» **ACTION ITEM**
The required output is every record, written out exactly.

» **DATA RECORDS**
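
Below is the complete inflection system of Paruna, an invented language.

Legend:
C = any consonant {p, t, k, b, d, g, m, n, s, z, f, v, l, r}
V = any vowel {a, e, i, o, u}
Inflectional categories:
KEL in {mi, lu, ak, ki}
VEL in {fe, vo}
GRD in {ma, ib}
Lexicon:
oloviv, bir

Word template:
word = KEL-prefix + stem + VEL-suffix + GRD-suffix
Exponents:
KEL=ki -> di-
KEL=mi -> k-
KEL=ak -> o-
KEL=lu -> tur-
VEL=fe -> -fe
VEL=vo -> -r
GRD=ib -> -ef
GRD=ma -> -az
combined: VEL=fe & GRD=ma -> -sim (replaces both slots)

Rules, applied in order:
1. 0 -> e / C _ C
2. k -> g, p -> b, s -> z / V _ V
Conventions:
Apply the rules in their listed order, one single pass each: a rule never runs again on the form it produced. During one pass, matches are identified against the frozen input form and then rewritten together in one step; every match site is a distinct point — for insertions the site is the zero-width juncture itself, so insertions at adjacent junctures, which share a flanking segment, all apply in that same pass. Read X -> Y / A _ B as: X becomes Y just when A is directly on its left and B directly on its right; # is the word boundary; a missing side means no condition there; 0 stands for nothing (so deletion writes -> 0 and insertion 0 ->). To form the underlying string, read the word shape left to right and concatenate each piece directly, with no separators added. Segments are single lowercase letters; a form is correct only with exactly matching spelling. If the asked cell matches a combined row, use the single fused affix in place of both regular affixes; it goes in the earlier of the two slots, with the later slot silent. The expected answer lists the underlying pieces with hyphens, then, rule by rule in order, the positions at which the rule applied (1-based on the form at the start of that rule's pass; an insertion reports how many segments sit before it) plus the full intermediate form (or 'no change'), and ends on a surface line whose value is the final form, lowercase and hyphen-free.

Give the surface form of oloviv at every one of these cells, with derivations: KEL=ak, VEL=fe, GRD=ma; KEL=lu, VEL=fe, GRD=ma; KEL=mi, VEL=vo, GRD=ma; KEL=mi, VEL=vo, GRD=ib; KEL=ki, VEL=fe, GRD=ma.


cell KEL=ak, VEL=fe, GRD=ma:
underlying: o-oloviv-sim
1. 0 -> e / C _ C: inserts after position(s) 7: oolovivesim
2. k -> g, p -> b, s -> z / V _ V: fires at position(s) 9: oolovivezim
surface: oolovivezim

cell KEL=lu, VEL=fe, GRD=ma:
underlying: tur-oloviv-sim
1. 0 -> e / C _ C: inserts after position(s) 9: turolovivesim
2. k -> g, p -> b, s -> z / V _ V: fires at position(s) 11: turolovivezim
surface: turolovivezim

cell KEL=mi, VEL=vo, GRD=ma:
underlying: k-oloviv-r-az
1. 0 -> e / C _ C: inserts after position(s) 7: koloviveraz
2. k -> g, p -> b, s -> z / V _ V: no change
surface: koloviveraz

cell KEL=mi, VEL=vo, GRD=ib:
underlying: k-oloviv-r-ef
1. 0 -> e / C _ C: inserts after position(s) 7: koloviveref
2. k -> g, p -> b, s -> z / V _ V: no change
surface: koloviveref

cell KEL=ki, VEL=fe, GRD=ma:
underlying: di-oloviv-sim
1. 0 -> e / C _ C: inserts after position(s) 8: diolovivesim
2. k -> g, p -> b, s -> z / V _ V: fires at position(s) 10: diolovivezim
surface: diolovivezim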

» **REPLY TO THE EXERCISE**
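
Below is the complete inflection system of Paruna, an invented language.

Legend:
C = any consonant {p, t, k, b, d, g, m, n, s, z, f, v, l, r}
V = any vowel {a, e, i, o, u}
Inflectional categories:
KEL in {mi, lu, ak, ki}
VEL in {fe, vo}
GRD in {ma, ib}
Lexicon:
oloviv, bir

Word template:
word = KEL-prefix + stem + VEL-suffix + GRD-suffix
Exponents:
KEL=ki -> di-
KEL=mi -> k-
KEL=ak -> o-
KEL=lu -> tur-
VEL=fe -> -fe
VEL=vo -> -r
GRD=ib -> -ef
GRD=ma -> -az
combined: VEL=fe & GRD=ma -> -sim (replaces both slots)

Rules, applied in order:
1. 0 -> e / C _ C
2. k -> g, p -> b, s -> z / V _ V
Conventions:
Apply the rules in their listed order, one single pass each: a rule never runs again on the form it produced. During one pass, matches are identified against the frozen input form and then rewritten together in one step; every match site is a distinct point — for insertions the site is the zero-width juncture itself, so insertions at adjacent junctures, which share a flanking segment, all apply in that same pass. Read X -> Y / A _ B as: X becomes Y just when A is directly on its left and B directly on its right; # is the word boundary; a missing side means no condition there; 0 stands for nothing (so deletion writes -> 0 and insertion 0 ->). To form the underlying string, read the word shape left to right and concatenate each piece directly, with no separators added. Segments are single lowercase letters; a form is correct only with exactly matching spelling. If the asked cell matches a combined row, use the single fused affix in place of both regular affixes; it goes in the earlier of the two slots, with the later slot silent. The expected answer lists the underlying pieces with hyphens, then, rule by rule in order, the positions at which the rule applied (1-based on the form at the start of that rule's pass; an insertion reports how many segments sit before it) plus the full intermediate form (or 'no change'), and ends on a surface line whose value is the final form, lowercase and hyphen-free.

Give the surface form of oloviv at every one of these cells, with derivations: KEL=ak, VEL=fe, GRD=ma; KEL=lu, VEL=fe, GRD=ma; KEL=mi, VEL=vo, GRD=ma; KEL=mi, VEL=vo, GRD=ib; KEL=ki, VEL=fe, GRD=ma.


cell KEL=ak, VEL=fe, GRD=ma:
underlying: o-oloviv-sim
1. 0 -> e / C _ C: inserts after position(s) 7: oolovivesim
2. k -> g, p -> b, s -> z / V _ V: fires at position(s) 9: oolovivezim
surface: oolovivezim

cell KEL=lu, VEL=fe, GRD=ma:
underlying: tur-oloviv-sim
1. 0 -> e / C _ C: inserts after position(s) 9: turolovivesim
2. k -> g, p -> b, s -> z / V _ V: fires at position(s) 11: turolovivezim
surface: turolovivezim

cell KEL=mi, VEL=vo, GRD=ma:
underlying: k-oloviv-r-az
1. 0 -> e / C _ C: inserts after position(s) 7: koloviveraz
2. k -> g, p -> b, s -> z / V _ V: no change
surface: koloviveraz

cell KEL=mi, VEL=vo, GRD=ib:
underlying: k-oloviv-r-ef
1. 0 -> e / C _ C: inserts after position(s) 7: koloviveref
2. k -> g, p -> b, s -> z / V _ V: no change
surface: koloviveref

cell KEL=ki, VEL=fe, GRD=ma:
underlying: di-oloviv-sim
1. 0 -> e / C _ C: inserts after position(s) 8: diolovivesim
2. k -> g, p -> b, s -> z / V _ V: fires at position(s) 10: diolovivezim
surface: diolovivezim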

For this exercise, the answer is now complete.